*** Opening of Listed records ***
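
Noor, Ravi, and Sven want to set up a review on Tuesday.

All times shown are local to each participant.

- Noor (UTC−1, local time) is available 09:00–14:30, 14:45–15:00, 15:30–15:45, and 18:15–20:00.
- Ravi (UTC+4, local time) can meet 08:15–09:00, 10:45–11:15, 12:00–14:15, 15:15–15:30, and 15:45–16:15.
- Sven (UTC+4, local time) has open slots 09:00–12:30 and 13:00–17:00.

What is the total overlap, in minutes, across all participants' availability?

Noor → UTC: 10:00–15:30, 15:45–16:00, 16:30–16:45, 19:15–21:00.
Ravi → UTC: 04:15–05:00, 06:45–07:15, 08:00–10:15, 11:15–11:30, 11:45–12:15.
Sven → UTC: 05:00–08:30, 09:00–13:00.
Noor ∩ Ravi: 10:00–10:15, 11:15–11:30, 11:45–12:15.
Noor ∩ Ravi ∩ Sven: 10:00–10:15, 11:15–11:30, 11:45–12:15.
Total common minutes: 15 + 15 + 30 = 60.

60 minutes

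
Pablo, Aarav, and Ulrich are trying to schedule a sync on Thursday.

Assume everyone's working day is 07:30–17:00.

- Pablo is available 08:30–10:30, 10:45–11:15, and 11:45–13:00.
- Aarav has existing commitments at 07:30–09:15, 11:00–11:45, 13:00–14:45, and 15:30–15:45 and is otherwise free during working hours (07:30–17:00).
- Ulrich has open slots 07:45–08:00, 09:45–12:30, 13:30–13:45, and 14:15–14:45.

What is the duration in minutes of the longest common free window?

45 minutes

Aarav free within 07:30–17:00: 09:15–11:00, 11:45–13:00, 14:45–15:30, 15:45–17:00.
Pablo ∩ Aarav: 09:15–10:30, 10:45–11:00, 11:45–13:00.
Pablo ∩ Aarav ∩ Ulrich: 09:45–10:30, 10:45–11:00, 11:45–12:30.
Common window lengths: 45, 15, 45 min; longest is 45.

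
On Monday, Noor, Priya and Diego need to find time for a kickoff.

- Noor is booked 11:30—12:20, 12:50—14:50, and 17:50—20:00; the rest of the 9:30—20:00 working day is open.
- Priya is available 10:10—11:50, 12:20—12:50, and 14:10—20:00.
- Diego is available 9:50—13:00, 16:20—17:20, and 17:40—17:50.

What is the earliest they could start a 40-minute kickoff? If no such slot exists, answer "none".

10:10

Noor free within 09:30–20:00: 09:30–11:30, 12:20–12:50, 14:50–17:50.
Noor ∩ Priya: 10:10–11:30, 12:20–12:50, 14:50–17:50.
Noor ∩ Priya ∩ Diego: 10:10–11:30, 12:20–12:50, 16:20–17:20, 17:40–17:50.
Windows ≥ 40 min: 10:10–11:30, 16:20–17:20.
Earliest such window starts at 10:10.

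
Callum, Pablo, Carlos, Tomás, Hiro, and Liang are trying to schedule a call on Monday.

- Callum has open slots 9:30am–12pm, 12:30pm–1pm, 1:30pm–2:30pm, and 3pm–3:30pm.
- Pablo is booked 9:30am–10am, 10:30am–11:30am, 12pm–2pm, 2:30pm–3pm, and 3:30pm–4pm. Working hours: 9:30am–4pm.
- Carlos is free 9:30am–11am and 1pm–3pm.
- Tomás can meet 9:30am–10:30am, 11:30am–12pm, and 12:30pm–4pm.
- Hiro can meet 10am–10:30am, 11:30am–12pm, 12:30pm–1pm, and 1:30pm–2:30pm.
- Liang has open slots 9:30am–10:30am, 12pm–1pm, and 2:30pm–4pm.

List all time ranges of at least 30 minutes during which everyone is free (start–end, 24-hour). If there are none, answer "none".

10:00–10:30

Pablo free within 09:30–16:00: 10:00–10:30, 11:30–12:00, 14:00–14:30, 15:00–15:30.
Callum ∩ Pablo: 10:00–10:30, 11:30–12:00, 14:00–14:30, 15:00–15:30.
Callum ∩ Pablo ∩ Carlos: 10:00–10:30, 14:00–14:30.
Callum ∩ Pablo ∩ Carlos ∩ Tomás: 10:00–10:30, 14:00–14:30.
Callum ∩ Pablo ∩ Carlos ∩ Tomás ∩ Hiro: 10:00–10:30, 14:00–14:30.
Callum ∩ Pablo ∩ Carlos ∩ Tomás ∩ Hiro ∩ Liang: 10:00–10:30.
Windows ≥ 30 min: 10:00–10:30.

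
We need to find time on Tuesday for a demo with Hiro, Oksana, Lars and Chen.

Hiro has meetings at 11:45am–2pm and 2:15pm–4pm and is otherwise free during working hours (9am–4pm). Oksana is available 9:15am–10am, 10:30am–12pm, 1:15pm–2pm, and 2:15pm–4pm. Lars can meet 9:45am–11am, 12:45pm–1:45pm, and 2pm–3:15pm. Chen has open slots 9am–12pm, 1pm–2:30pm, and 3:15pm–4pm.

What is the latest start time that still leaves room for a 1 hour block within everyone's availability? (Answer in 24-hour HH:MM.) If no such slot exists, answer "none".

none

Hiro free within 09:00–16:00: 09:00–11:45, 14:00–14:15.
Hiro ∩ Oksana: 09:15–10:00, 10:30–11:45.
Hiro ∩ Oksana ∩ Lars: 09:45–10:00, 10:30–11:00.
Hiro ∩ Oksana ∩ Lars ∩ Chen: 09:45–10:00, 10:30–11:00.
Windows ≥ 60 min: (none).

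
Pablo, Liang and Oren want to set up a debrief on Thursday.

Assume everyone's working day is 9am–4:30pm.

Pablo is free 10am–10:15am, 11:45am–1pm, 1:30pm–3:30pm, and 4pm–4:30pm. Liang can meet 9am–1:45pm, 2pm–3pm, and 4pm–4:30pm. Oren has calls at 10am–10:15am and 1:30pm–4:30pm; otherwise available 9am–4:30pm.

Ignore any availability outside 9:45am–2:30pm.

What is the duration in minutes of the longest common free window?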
*** Close of Listed records ***
*** Opening of Listed records ***
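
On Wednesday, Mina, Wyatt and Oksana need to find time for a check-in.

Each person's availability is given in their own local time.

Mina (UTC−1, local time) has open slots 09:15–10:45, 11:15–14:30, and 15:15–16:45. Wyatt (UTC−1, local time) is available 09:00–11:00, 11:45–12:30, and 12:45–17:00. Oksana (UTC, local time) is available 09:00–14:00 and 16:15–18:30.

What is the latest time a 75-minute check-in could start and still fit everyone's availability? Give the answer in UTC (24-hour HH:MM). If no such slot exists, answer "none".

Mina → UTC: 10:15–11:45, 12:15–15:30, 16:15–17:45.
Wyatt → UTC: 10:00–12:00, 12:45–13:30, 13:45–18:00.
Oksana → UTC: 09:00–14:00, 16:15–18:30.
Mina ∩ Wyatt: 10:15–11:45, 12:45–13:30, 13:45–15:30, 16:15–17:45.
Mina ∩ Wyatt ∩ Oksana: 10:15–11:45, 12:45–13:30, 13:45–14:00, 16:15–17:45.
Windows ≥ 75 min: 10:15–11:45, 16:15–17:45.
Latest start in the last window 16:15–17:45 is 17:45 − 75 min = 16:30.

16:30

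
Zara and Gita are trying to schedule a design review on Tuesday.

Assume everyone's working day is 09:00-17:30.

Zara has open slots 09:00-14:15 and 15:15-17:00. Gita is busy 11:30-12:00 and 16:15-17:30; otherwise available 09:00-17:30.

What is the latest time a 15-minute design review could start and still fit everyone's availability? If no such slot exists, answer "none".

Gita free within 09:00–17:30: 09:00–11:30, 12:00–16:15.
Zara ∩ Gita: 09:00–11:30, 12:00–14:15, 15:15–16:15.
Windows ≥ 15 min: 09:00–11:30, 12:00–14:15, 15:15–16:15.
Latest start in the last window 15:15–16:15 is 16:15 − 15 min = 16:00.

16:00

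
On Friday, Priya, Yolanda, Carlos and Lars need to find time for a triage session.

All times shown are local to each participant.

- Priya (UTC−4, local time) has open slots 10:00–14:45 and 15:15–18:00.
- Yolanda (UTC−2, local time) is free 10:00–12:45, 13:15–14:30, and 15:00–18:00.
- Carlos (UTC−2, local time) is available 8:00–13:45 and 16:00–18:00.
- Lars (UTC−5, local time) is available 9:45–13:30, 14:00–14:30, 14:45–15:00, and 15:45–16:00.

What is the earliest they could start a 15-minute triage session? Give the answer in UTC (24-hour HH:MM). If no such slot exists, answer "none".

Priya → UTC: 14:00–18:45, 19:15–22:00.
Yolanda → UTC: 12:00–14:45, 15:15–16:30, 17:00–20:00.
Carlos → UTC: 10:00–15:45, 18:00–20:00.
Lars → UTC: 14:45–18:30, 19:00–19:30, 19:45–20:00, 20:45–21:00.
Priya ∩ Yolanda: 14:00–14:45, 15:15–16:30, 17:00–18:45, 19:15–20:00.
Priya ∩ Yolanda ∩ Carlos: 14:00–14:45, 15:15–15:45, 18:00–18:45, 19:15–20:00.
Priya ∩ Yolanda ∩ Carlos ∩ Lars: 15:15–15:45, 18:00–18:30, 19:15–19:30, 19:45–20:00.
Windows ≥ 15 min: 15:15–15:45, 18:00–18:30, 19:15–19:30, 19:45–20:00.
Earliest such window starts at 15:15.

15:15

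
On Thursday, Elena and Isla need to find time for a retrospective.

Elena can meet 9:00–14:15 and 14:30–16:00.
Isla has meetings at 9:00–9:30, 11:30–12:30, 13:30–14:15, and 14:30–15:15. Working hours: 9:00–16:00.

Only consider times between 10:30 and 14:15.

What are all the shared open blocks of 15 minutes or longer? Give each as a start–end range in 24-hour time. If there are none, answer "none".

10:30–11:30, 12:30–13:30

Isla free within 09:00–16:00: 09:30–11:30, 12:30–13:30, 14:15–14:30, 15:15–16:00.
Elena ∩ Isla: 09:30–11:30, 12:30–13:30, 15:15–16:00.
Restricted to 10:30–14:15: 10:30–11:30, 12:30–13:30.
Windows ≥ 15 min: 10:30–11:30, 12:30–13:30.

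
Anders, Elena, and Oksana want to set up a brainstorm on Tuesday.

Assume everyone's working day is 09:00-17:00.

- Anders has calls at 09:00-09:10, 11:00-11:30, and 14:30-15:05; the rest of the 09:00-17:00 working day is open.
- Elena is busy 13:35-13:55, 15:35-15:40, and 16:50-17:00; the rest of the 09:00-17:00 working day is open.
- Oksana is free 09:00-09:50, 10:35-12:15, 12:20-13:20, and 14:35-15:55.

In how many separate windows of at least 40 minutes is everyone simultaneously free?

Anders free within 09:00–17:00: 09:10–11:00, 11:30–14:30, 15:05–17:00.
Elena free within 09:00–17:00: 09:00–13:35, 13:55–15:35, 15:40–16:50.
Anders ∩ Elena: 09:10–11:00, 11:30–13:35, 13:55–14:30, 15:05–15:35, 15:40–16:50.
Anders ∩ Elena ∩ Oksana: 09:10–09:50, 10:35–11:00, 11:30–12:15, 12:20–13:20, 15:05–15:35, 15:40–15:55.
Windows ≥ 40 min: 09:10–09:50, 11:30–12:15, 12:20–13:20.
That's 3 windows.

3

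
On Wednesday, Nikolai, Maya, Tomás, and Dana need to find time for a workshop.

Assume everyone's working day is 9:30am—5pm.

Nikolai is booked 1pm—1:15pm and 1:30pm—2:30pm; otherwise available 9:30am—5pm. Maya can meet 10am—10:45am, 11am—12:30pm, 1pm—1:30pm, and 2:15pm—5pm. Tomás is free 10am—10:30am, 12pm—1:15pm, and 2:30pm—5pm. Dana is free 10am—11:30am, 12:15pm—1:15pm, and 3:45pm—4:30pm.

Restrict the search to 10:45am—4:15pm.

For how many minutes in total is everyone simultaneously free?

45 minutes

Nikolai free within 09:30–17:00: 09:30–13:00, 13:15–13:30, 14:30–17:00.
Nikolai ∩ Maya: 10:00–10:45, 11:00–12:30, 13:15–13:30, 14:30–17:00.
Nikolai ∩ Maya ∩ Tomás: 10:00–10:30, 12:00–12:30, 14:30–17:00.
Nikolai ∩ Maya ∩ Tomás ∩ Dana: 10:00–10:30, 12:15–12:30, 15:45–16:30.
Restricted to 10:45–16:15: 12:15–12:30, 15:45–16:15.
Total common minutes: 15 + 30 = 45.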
*** Close of Listed records ***
= Your assignment =
Look through the data above and return exactly the lines from the one that contains "Assume everyone's working day is 07:30–17:00." to the one that contains "- Ulrich has", inclusive, with nothing else.

= Response to the exercise =
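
Assume everyone's working day is 07:30–17:00.

- Pablo is available 08:30–10:30, 10:45–11:15, and 11:45–13:00.
- Aarav has existing commitments at 07:30–09:15, 11:00–11:45, 13:00–14:45, and 15:30–15:45 and is otherwise free during working hours (07:30–17:00).
- Ulrich has open slots 07:45–08:00, 09:45–12:30, 13:30–13:45, and 14:15–14:45.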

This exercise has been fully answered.